Saved entries

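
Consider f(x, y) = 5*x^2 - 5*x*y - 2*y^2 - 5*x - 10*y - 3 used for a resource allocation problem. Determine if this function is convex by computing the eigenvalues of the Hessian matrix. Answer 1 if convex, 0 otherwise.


The Hessian of f(x,y) = 5*x^2 - 5*x*y - 2*y^2 - 5*x - 10*y - 3 is:
H = [[10, -5], [-5, -4]]
Trace = 10 - 4 = 6
Determinant = 10*-4 - (-5)^2 = -65
Discriminant = (6)^2 - 4*-65 = 296.0
Eigenvalues: lambda_1 = -5.6023, lambda_2 = 11.6023
The function is not convex.

0


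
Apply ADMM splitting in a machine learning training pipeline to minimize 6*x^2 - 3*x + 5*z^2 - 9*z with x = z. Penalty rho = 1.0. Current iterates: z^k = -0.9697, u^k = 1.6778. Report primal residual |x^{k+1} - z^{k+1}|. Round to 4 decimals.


ADMM iteration with rho = 1.0, z^k = -0.9697, u^k = 1.6778
Step 1: x-update.
Minimize 6*x^2 - 3*x + (1.0/2)*(x + 0.9697 + 1.6778)^2
FOC: (2*6 + 1.0)*x = 3 + 1.0*(-0.9697 - 1.6778)
x^{k+1} = 0.0271
Step 2: z-update.
Minimize 5*z^2 - 9*z + (1.0/2)*(0.0271 - z + 1.6778)^2
FOC: (2*5 + 1.0)*z = 9 + 1.0*(0.0271 + 1.6778)
z^{k+1} = 0.9732
Step 3: u-update.
u^{k+1} = 1.6778 + 0.0271 - 0.9732 = 0.7317
Step 4: Primal residual = |0.0271 - 0.9732| = 0.9461


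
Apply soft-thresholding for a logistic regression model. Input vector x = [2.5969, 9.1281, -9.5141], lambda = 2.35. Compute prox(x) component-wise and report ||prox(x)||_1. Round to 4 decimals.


Soft-thresholding with lambda = 2.35:
prox(2.5969) = sign(2.5969)*max(|2.5969| - 2.35, 0) = 0.2469
prox(9.1281) = sign(9.1281)*max(|9.1281| - 2.35, 0) = 6.7781
prox(-9.5141) = sign(-9.5141)*max(|-9.5141| - 2.35, 0) = -7.1641
prox(x) = [0.2469, 6.7781, -7.1641]
||prox(x)||_1 = 0.2469 + 6.7781 + 7.1641 = 14.1891


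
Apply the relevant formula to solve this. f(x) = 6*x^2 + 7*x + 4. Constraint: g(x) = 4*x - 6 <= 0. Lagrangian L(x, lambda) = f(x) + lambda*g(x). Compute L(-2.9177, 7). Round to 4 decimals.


Step 1: Evaluate f(x).
f(-2.9177) = 6*(-2.9177)^2 + 7*(-2.9177) + 4 = 34.6539
Step 2: Evaluate g(x).
g(-2.9177) = 4*-2.9177 - 6 = -17.6708
Step 3: Compute Lagrangian.
L = 34.6539 + 7*-17.6708 = -89.0417


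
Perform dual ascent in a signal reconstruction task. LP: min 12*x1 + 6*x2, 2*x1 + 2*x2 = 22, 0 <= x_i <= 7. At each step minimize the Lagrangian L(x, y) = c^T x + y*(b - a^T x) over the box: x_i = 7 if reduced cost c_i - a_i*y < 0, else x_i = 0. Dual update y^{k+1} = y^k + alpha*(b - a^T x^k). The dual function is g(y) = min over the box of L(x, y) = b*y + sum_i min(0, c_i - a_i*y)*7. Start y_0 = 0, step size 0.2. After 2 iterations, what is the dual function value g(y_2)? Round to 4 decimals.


Dual ascent for LP: min 12*x1 + 6*x2, 2*x1 + 2*x2 = 22, 0 <= x_i <= 7
Step 1: y^k = 0.0, reduced costs: (12.0, 6.0)
  x^k = (0.0, 0.0), subgradient = b - a^T x = 22.0
  y^{k+1} = 0.0 + 0.2*22.0 = 4.4
Step 2: y^k = 4.4, reduced costs: (3.2, -2.8)
  x^k = (0.0, 7.0), subgradient = b - a^T x = 8.0
  y^{k+1} = 4.4 + 0.2*8.0 = 6.0
Dual objective at y_2 = 6.0: reduced costs (0.0, -6.0), box minimizer x = (0.0, 7.0)
g(y_2) = b*y + (c1 - a1*y)*x1 + (c2 - a2*y)*x2 = 22*6.0 + 0.0*0.0 + (-6.0)*7.0 = 132.0 + 0.0 - 42.0 = 90.0


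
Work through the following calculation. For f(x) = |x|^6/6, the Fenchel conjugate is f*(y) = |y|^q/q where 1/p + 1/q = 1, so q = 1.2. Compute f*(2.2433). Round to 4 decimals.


The conjugate exponent q satisfies 1/p + 1/q = 1.
p = 6, so q = 6/(6 - 1) = 1.2
|y|^q = 2.2433^1.2 = 2.6367
f*(2.2433) = 2.6367 / 1.2 = 2.1973


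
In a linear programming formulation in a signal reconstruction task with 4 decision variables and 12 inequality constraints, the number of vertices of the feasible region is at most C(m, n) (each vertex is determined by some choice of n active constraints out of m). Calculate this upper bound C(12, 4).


Each vertex corresponds to some choice of n active constraints out of m, so the number of vertices is at most C(m, n) = m! / (n!(m-n)!).
m = 12, n = 4
Numerator: 12 * 11 * 10 * 9
Denominator: 4! = 24
C(12, 4) = 495


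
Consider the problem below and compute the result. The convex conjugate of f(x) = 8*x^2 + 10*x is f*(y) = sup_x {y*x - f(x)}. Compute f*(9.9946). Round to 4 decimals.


f*(y) = sup_x {y*x - a*x^2 - b*x} = sup_x {(y-b)*x - a*x^2}
FOC: (y - b) - 2a*x = 0 => x* = (y - b)/(2a)
x* = (9.9946 - 10)/(2*8) = -0.0003
f*(9.9946) = (y-b)^2/(4a) = (9.9946 - 10)^2/(4*8)
= 0.0/32 = 0.0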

*Exercise*
What you return must match the data word for word.

*Answer space*
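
Consider f(x, y) = 5*x^2 - 5*x*y - 2*y^2 - 5*x - 10*y - 3 used for a resource allocation problem. Determine if this function is convex by computing the eigenvalues of the Hessian matrix. Answer 1 if convex, 0 otherwise.


The Hessian of f(x,y) = 5*x^2 - 5*x*y - 2*y^2 - 5*x - 10*y - 3 is:
H = [[10, -5], [-5, -4]]
Trace = 10 - 4 = 6
Determinant = 10*-4 - (-5)^2 = -65
Discriminant = (6)^2 - 4*-65 = 296.0
Eigenvalues: lambda_1 = -5.6023, lambda_2 = 11.6023
The function is not convex.

0


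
Apply ADMM splitting in a machine learning training pipeline to minimize 6*x^2 - 3*x + 5*z^2 - 9*z with x = z. Penalty rho = 1.0. Current iterates: z^k = -0.9697, u^k = 1.6778. Report primal residual |x^{k+1} - z^{k+1}|. Round to 4 decimals.


ADMM iteration with rho = 1.0, z^k = -0.9697, u^k = 1.6778
Step 1: x-update.
Minimize 6*x^2 - 3*x + (1.0/2)*(x + 0.9697 + 1.6778)^2
FOC: (2*6 + 1.0)*x = 3 + 1.0*(-0.9697 - 1.6778)
x^{k+1} = 0.0271
Step 2: z-update.
Minimize 5*z^2 - 9*z + (1.0/2)*(0.0271 - z + 1.6778)^2
FOC: (2*5 + 1.0)*z = 9 + 1.0*(0.0271 + 1.6778)
z^{k+1} = 0.9732
Step 3: u-update.
u^{k+1} = 1.6778 + 0.0271 - 0.9732 = 0.7317
Step 4: Primal residual = |0.0271 - 0.9732| = 0.9461


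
Apply soft-thresholding for a logistic regression model. Input vector x = [2.5969, 9.1281, -9.5141], lambda = 2.35. Compute prox(x) component-wise and report ||prox(x)||_1. Round to 4 decimals.


Soft-thresholding with lambda = 2.35:
prox(2.5969) = sign(2.5969)*max(|2.5969| - 2.35, 0) = 0.2469
prox(9.1281) = sign(9.1281)*max(|9.1281| - 2.35, 0) = 6.7781
prox(-9.5141) = sign(-9.5141)*max(|-9.5141| - 2.35, 0) = -7.1641
prox(x) = [0.2469, 6.7781, -7.1641]
||prox(x)||_1 = 0.2469 + 6.7781 + 7.1641 = 14.1891


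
Apply the relevant formula to solve this. f(x) = 6*x^2 + 7*x + 4. Constraint: g(x) = 4*x - 6 <= 0. Lagrangian L(x, lambda) = f(x) + lambda*g(x). Compute L(-2.9177, 7). Round to 4 decimals.


Step 1: Evaluate f(x).
f(-2.9177) = 6*(-2.9177)^2 + 7*(-2.9177) + 4 = 34.6539
Step 2: Evaluate g(x).
g(-2.9177) = 4*-2.9177 - 6 = -17.6708
Step 3: Compute Lagrangian.
L = 34.6539 + 7*-17.6708 = -89.0417


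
Perform dual ascent in a signal reconstruction task. LP: min 12*x1 + 6*x2, 2*x1 + 2*x2 = 22, 0 <= x_i <= 7. At each step minimize the Lagrangian L(x, y) = c^T x + y*(b - a^T x) over the box: x_i = 7 if reduced cost c_i - a_i*y < 0, else x_i = 0. Dual update y^{k+1} = y^k + alpha*(b - a^T x^k). The dual function is g(y) = min over the box of L(x, y) = b*y + sum_i min(0, c_i - a_i*y)*7. Start y_0 = 0, step size 0.2. After 2 iterations, what is the dual function value g(y_2)? Round to 4 decimals.


Dual ascent for LP: min 12*x1 + 6*x2, 2*x1 + 2*x2 = 22, 0 <= x_i <= 7
Step 1: y^k = 0.0, reduced costs: (12.0, 6.0)
  x^k = (0.0, 0.0), subgradient = b - a^T x = 22.0
  y^{k+1} = 0.0 + 0.2*22.0 = 4.4
Step 2: y^k = 4.4, reduced costs: (3.2, -2.8)
  x^k = (0.0, 7.0), subgradient = b - a^T x = 8.0
  y^{k+1} = 4.4 + 0.2*8.0 = 6.0
Dual objective at y_2 = 6.0: reduced costs (0.0, -6.0), box minimizer x = (0.0, 7.0)
g(y_2) = b*y + (c1 - a1*y)*x1 + (c2 - a2*y)*x2 = 22*6.0 + 0.0*0.0 + (-6.0)*7.0 = 132.0 + 0.0 - 42.0 = 90.0


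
Work through the following calculation. For f(x) = |x|^6/6, the Fenchel conjugate is f*(y) = |y|^q/q where 1/p + 1/q = 1, so q = 1.2. Compute f*(2.2433). Round to 4 decimals.


The conjugate exponent q satisfies 1/p + 1/q = 1.
p = 6, so q = 6/(6 - 1) = 1.2
|y|^q = 2.2433^1.2 = 2.6367
f*(2.2433) = 2.6367 / 1.2 = 2.1973


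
In a linear programming formulation in a signal reconstruction task with 4 decision variables and 12 inequality constraints, the number of vertices of the feasible region is at most C(m, n) (each vertex is determined by some choice of n active constraints out of m). Calculate this upper bound C(12, 4).


Each vertex corresponds to some choice of n active constraints out of m, so the number of vertices is at most C(m, n) = m! / (n!(m-n)!).
m = 12, n = 4
Numerator: 12 * 11 * 10 * 9
Denominator: 4! = 24
C(12, 4) = 495


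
Consider the problem below and compute the result. The convex conjugate of f(x) = 8*x^2 + 10*x is f*(y) = sup_x {y*x - f(x)}. Compute f*(9.9946). Round to 4 decimals.


f*(y) = sup_x {y*x - a*x^2 - b*x} = sup_x {(y-b)*x - a*x^2}
FOC: (y - b) - 2a*x = 0 => x* = (y - b)/(2a)
x* = (9.9946 - 10)/(2*8) = -0.0003
f*(9.9946) = (y-b)^2/(4a) = (9.9946 - 10)^2/(4*8)
= 0.0/32 = 0.0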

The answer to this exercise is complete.